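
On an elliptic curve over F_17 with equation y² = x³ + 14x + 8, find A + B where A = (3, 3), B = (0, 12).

(3, 3) + (0, 12). λ = (12 - 3)/(0 - 3) ≡ 9/14 mod 17. 14⁻¹ ≡ 11 (mod 17), so λ ≡ 14.
  x = λ² - 3 - 0 = 196 - 3 ≡ 6; y = λ·(3 - 6) - 3 ≡ 6. → (6, 6)

(6, 6)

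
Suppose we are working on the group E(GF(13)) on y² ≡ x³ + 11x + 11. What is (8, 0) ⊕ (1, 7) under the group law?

(8, 0) + (1, 7). λ = (7 - 0)/(1 - 8) ≡ 7/6 mod 13. 6⁻¹ ≡ 11 (mod 13), so λ ≡ 12.
  x = λ² - 8 - 1 = 144 - 9 ≡ 5; y = λ·(8 - 5) - 0 ≡ 10. → (5, 10)

(5, 10)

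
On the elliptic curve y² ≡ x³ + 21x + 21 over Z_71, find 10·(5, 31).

Write P = (5, 31).
Repeated addition: build up to 10P.
2P: tangent at (5, 31): λ = (3·5² + 21)/(2·31) ≡ 25/62. 62⁻¹ ≡ 63 (mod 71) since 62·63 = 3906 ≡ 1, so λ ≡ 25·63 ≡ 13.
  x = λ² - 5 - 5 = 169 - 10 ≡ 17; y = λ·(5 - 17) - 31 ≡ 26. → (17, 26)
3P: (17, 26) + (5, 31). λ = (31 - 26)/(5 - 17) ≡ 5/59 mod 71. 59⁻¹ ≡ 65 (mod 71), so λ ≡ 41.
  x = λ² - 17 - 5 = 1681 - 22 ≡ 26; y = λ·(17 - 26) - 26 ≡ 31. → (26, 31)
4P: (26, 31) + (5, 31). λ = (31 - 31)/(5 - 26) ≡ 0/50 mod 71. 50⁻¹ ≡ 27 (mod 71) since 50·27 = 1350 ≡ 1, so λ ≡ 0.
  x = λ² - 26 - 5 = 0 - 31 ≡ 40; y = λ·(26 - 40) - 31 ≡ 40. → (40, 40)
5P: (40, 40) + (5, 31). λ = (31 - 40)/(5 - 40) ≡ 62/36 mod 71. 36⁻¹ ≡ 2 (mod 71), so λ ≡ 53.
  x = λ² - 40 - 5 = 2809 - 45 ≡ 66; y = λ·(40 - 66) - 40 ≡ 2. → (66, 2)
6P: (66, 2) + (5, 31). λ = (31 - 2)/(5 - 66) ≡ 29/10 mod 71. 10⁻¹ ≡ 64 (mod 71), so λ ≡ 10.
  x = λ² - 66 - 5 = 100 - 71 ≡ 29; y = λ·(66 - 29) - 2 ≡ 13. → (29, 13)
7P: (29, 13) + (5, 31). λ = (31 - 13)/(5 - 29) ≡ 18/47 mod 71. 47⁻¹ ≡ 68 (mod 71), so λ ≡ 17.
  x = λ² - 29 - 5 = 289 - 34 ≡ 42; y = λ·(29 - 42) - 13 ≡ 50. → (42, 50)
8P: (42, 50) + (5, 31). λ = (31 - 50)/(5 - 42) ≡ 52/34 mod 71. 34⁻¹ ≡ 23 (mod 71), so λ ≡ 60.
  x = λ² - 42 - 5 = 3600 - 47 ≡ 3; y = λ·(42 - 3) - 50 ≡ 18. → (3, 18)
9P: (3, 18) + (5, 31). λ = (31 - 18)/(5 - 3) ≡ 13/2 mod 71. 2⁻¹ ≡ 36 (mod 71), so λ ≡ 42.
  x = λ² - 3 - 5 = 1764 - 8 ≡ 52; y = λ·(3 - 52) - 18 ≡ 54. → (52, 54)
10P: (52, 54) + (5, 31). λ = (31 - 54)/(5 - 52) ≡ 48/24 mod 71. 24⁻¹ ≡ 3 (mod 71) since 24·3 = 72 ≡ 1, so λ ≡ 2.
  x = λ² - 52 - 5 = 4 - 57 ≡ 18; y = λ·(52 - 18) - 54 ≡ 14. → (18, 14)

(18, 14)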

________________________

What you will do –
Down to the last character, restate every record.

Exercise response –
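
On an elliptic curve over F_17 with equation y² = x³ + 14x + 8, find A + B where A = (3, 3), B = (0, 12).

(3, 3) + (0, 12). λ = (12 - 3)/(0 - 3) ≡ 9/14 mod 17. 14⁻¹ ≡ 11 (mod 17), so λ ≡ 14.
  x = λ² - 3 - 0 = 196 - 3 ≡ 6; y = λ·(3 - 6) - 3 ≡ 6. → (6, 6)

(6, 6)

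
Suppose we are working on the group E(GF(13)) on y² ≡ x³ + 11x + 11. What is (8, 0) ⊕ (1, 7) under the group law?

(8, 0) + (1, 7). λ = (7 - 0)/(1 - 8) ≡ 7/6 mod 13. 6⁻¹ ≡ 11 (mod 13), so λ ≡ 12.
  x = λ² - 8 - 1 = 144 - 9 ≡ 5; y = λ·(8 - 5) - 0 ≡ 10. → (5, 10)

(5, 10)

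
On the elliptic curve y² ≡ x³ + 21x + 21 over Z_71, find 10·(5, 31).

Write P = (5, 31).
Repeated addition: build up to 10P.
2P: tangent at (5, 31): λ = (3·5² + 21)/(2·31) ≡ 25/62. 62⁻¹ ≡ 63 (mod 71) since 62·63 = 3906 ≡ 1, so λ ≡ 25·63 ≡ 13.
  x = λ² - 5 - 5 = 169 - 10 ≡ 17; y = λ·(5 - 17) - 31 ≡ 26. → (17, 26)
3P: (17, 26) + (5, 31). λ = (31 - 26)/(5 - 17) ≡ 5/59 mod 71. 59⁻¹ ≡ 65 (mod 71), so λ ≡ 41.
  x = λ² - 17 - 5 = 1681 - 22 ≡ 26; y = λ·(17 - 26) - 26 ≡ 31. → (26, 31)
4P: (26, 31) + (5, 31). λ = (31 - 31)/(5 - 26) ≡ 0/50 mod 71. 50⁻¹ ≡ 27 (mod 71) since 50·27 = 1350 ≡ 1, so λ ≡ 0.
  x = λ² - 26 - 5 = 0 - 31 ≡ 40; y = λ·(26 - 40) - 31 ≡ 40. → (40, 40)
5P: (40, 40) + (5, 31). λ = (31 - 40)/(5 - 40) ≡ 62/36 mod 71. 36⁻¹ ≡ 2 (mod 71), so λ ≡ 53.
  x = λ² - 40 - 5 = 2809 - 45 ≡ 66; y = λ·(40 - 66) - 40 ≡ 2. → (66, 2)
6P: (66, 2) + (5, 31). λ = (31 - 2)/(5 - 66) ≡ 29/10 mod 71. 10⁻¹ ≡ 64 (mod 71), so λ ≡ 10.
  x = λ² - 66 - 5 = 100 - 71 ≡ 29; y = λ·(66 - 29) - 2 ≡ 13. → (29, 13)
7P: (29, 13) + (5, 31). λ = (31 - 13)/(5 - 29) ≡ 18/47 mod 71. 47⁻¹ ≡ 68 (mod 71), so λ ≡ 17.
  x = λ² - 29 - 5 = 289 - 34 ≡ 42; y = λ·(29 - 42) - 13 ≡ 50. → (42, 50)
8P: (42, 50) + (5, 31). λ = (31 - 50)/(5 - 42) ≡ 52/34 mod 71. 34⁻¹ ≡ 23 (mod 71), so λ ≡ 60.
  x = λ² - 42 - 5 = 3600 - 47 ≡ 3; y = λ·(42 - 3) - 50 ≡ 18. → (3, 18)
9P: (3, 18) + (5, 31). λ = (31 - 18)/(5 - 3) ≡ 13/2 mod 71. 2⁻¹ ≡ 36 (mod 71), so λ ≡ 42.
  x = λ² - 3 - 5 = 1764 - 8 ≡ 52; y = λ·(3 - 52) - 18 ≡ 54. → (52, 54)
10P: (52, 54) + (5, 31). λ = (31 - 54)/(5 - 52) ≡ 48/24 mod 71. 24⁻¹ ≡ 3 (mod 71) since 24·3 = 72 ≡ 1, so λ ≡ 2.
  x = λ² - 52 - 5 = 4 - 57 ≡ 18; y = λ·(52 - 18) - 54 ≡ 14. → (18, 14)

(18, 14)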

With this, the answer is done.